Start of Source data

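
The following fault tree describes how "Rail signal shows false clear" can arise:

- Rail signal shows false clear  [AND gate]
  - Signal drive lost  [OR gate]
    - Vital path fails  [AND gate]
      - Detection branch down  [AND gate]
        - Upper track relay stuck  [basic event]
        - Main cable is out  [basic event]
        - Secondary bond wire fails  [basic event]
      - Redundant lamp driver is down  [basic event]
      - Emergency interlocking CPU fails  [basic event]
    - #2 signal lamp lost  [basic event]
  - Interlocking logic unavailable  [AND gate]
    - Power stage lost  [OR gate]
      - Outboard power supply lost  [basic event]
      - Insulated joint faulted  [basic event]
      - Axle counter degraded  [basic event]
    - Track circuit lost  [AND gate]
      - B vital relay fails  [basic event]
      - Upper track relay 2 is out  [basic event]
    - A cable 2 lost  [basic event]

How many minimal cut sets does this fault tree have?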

End of Source data

Directions » In the records above, the line with "- Emergency interlocking" marks the start and the line with "- Insulated joint" marks the end; copy that stretch exactly, both lines included, and nothing else.

Completed exercise »
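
      - Emergency interlocking CPU fails  [basic event]
    - #2 signal lamp lost  [basic event]
  - Interlocking logic unavailable  [AND gate]
    - Power stage lost  [OR gate]
      - Outboard power supply lost  [basic event]
      - Insulated joint faulted  [basic event]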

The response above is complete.